**Work required**
Copy verbatim the block of lines in the entries below whose first line contains "In Mipu, the" and whose last line contains "Given the vowel". Leave out all other lines.

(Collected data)
--

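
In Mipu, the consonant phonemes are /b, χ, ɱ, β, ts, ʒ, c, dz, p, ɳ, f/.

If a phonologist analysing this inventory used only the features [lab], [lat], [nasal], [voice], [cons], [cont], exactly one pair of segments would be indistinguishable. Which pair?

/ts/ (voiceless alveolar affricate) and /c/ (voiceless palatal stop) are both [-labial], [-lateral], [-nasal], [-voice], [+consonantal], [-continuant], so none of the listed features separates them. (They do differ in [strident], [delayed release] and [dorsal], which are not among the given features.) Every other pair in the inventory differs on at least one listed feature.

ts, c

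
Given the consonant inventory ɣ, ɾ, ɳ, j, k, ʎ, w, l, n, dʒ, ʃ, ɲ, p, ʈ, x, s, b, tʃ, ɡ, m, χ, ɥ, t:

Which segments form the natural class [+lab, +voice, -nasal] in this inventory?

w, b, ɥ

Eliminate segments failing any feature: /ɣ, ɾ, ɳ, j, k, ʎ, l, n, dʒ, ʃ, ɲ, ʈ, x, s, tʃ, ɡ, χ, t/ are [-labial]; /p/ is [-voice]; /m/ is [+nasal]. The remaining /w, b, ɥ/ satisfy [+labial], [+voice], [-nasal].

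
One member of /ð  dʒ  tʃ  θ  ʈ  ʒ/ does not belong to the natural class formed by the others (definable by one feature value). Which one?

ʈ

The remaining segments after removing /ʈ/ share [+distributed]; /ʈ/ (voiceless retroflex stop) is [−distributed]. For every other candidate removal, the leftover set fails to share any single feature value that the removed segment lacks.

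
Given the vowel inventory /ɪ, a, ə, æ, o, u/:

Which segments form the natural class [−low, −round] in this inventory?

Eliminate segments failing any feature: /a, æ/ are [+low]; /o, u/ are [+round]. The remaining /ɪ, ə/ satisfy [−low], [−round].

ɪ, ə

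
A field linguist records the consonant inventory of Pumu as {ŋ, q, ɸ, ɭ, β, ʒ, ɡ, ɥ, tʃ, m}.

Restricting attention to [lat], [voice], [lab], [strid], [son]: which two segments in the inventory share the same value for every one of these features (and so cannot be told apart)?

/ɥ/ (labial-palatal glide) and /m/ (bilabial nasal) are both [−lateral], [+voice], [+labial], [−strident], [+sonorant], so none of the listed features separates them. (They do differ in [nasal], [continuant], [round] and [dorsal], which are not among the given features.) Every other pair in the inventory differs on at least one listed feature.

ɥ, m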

--

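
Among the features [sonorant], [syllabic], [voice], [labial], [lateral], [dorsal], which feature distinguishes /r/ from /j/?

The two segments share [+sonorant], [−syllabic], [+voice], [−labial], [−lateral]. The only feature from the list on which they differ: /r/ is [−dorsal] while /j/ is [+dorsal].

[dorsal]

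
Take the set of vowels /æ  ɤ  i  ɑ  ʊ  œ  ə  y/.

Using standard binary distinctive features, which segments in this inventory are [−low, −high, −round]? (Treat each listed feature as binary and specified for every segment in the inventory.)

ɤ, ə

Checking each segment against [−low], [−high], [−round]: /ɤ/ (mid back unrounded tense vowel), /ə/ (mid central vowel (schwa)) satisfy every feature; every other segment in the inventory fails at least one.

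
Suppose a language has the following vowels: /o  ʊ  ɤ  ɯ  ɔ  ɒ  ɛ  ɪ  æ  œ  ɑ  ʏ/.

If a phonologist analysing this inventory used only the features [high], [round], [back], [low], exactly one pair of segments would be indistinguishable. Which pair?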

--

**Answer to this problem**
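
In Mipu, the consonant phonemes are /b, χ, ɱ, β, ts, ʒ, c, dz, p, ɳ, f/.

If a phonologist analysing this inventory used only the features [lab], [lat], [nasal], [voice], [cons], [cont], exactly one pair of segments would be indistinguishable. Which pair?

/ts/ (voiceless alveolar affricate) and /c/ (voiceless palatal stop) are both [-labial], [-lateral], [-nasal], [-voice], [+consonantal], [-continuant], so none of the listed features separates them. (They do differ in [strident], [delayed release] and [dorsal], which are not among the given features.) Every other pair in the inventory differs on at least one listed feature.

ts, c

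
Given the consonant inventory ɣ, ɾ, ɳ, j, k, ʎ, w, l, n, dʒ, ʃ, ɲ, p, ʈ, x, s, b, tʃ, ɡ, m, χ, ɥ, t:

Which segments form the natural class [+lab, +voice, -nasal] in this inventory?

w, b, ɥ

Eliminate segments failing any feature: /ɣ, ɾ, ɳ, j, k, ʎ, l, n, dʒ, ʃ, ɲ, ʈ, x, s, tʃ, ɡ, χ, t/ are [-labial]; /p/ is [-voice]; /m/ is [+nasal]. The remaining /w, b, ɥ/ satisfy [+labial], [+voice], [-nasal].

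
One member of /ð  dʒ  tʃ  θ  ʈ  ʒ/ does not belong to the natural class formed by the others (definable by one feature value). Which one?

ʈ

The remaining segments after removing /ʈ/ share [+distributed]; /ʈ/ (voiceless retroflex stop) is [−distributed]. For every other candidate removal, the leftover set fails to share any single feature value that the removed segment lacks.

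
Given the vowel inventory /ɪ, a, ə, æ, o, u/: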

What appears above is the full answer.